■ **TASK PROMPT**
Search the records for the word "consistent" and copy every line in which it occurs.

Collection entries
%%

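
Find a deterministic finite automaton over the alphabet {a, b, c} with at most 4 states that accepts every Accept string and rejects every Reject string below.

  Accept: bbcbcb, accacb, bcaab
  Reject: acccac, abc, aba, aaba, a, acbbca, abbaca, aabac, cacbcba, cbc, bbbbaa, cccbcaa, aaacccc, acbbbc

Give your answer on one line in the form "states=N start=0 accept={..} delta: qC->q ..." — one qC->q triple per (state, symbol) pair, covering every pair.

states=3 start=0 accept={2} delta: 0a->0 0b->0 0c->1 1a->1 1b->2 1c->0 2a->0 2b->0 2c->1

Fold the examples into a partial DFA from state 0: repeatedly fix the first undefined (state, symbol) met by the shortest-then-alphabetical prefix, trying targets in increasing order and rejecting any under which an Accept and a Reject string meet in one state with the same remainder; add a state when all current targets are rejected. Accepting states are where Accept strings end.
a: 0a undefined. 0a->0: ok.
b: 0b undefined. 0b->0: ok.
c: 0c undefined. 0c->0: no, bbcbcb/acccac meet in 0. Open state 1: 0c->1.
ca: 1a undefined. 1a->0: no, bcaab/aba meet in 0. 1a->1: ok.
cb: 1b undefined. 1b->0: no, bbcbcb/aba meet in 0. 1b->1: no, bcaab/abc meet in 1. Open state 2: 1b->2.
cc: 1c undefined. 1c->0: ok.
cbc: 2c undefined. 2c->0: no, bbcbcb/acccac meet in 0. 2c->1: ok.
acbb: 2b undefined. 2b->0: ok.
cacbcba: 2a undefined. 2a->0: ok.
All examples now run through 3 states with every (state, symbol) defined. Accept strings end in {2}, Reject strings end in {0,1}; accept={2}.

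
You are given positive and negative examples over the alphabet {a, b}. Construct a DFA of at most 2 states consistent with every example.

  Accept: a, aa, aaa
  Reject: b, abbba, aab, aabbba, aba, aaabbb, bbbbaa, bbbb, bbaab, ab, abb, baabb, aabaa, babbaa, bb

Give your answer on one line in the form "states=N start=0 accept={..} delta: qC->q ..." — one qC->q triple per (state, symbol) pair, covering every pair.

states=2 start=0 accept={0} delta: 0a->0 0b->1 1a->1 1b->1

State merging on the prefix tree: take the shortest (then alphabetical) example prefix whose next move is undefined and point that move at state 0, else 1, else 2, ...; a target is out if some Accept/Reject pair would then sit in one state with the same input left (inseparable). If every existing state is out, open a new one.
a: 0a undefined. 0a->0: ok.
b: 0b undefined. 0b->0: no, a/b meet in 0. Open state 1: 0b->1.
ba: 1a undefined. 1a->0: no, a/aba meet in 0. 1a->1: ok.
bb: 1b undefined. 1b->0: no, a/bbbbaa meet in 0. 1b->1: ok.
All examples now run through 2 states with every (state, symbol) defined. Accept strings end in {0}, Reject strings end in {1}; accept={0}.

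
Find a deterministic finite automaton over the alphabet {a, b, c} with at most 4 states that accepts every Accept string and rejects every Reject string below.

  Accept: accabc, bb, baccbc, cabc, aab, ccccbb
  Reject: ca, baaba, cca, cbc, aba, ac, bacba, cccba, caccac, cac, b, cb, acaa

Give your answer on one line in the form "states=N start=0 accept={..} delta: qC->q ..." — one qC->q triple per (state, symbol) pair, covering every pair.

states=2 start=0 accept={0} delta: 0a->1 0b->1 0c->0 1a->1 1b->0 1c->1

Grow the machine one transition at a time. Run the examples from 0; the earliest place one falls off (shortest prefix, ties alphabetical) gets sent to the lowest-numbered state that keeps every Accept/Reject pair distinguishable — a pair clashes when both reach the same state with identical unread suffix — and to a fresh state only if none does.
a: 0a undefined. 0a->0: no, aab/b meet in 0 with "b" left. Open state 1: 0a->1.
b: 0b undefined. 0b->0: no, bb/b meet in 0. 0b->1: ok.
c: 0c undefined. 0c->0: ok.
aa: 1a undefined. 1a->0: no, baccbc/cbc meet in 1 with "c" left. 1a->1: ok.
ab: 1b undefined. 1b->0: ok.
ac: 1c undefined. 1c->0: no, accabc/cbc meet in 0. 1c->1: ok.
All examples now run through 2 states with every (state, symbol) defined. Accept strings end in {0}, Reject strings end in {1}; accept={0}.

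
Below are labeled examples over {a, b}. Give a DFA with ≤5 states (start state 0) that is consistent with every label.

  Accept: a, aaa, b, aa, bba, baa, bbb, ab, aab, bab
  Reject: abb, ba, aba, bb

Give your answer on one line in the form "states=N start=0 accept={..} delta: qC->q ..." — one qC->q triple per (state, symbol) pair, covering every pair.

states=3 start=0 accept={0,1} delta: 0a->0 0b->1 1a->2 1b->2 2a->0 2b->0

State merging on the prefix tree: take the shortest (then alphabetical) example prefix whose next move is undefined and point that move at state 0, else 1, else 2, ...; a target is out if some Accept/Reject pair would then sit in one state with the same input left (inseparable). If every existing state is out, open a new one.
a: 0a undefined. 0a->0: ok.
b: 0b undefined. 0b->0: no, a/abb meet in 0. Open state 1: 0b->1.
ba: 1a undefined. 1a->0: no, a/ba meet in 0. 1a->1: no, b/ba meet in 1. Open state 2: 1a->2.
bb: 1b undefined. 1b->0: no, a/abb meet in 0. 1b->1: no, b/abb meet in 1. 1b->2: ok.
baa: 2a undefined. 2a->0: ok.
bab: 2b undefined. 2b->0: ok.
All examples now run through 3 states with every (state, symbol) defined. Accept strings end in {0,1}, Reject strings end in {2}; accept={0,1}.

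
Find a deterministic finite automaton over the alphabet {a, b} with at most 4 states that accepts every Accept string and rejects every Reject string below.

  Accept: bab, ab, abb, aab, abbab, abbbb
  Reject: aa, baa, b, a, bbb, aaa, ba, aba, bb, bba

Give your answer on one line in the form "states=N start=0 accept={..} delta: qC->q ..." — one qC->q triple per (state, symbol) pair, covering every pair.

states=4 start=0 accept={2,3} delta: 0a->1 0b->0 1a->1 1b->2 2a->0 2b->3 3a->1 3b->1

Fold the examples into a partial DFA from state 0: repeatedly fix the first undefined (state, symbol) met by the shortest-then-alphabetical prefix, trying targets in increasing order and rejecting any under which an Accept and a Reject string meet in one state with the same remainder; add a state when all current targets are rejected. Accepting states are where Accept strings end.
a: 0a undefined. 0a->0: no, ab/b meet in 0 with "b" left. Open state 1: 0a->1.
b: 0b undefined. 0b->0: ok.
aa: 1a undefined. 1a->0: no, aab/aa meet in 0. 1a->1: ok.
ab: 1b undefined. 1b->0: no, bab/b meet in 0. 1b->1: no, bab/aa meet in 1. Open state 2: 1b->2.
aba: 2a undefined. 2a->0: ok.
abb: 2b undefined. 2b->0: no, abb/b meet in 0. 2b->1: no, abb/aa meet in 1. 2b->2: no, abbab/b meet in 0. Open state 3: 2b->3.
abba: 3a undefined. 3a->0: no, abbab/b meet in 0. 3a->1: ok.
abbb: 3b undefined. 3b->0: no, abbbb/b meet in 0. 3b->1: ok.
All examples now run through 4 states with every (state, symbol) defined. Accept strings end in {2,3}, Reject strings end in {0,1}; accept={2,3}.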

%%

■ **RESPONSE TO THE EXERCISE**
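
You are given positive and negative examples over the alphabet {a, b}. Construct a DFA of at most 2 states consistent with every example.
Below are labeled examples over {a, b}. Give a DFA with ≤5 states (start state 0) that is consistent with every label.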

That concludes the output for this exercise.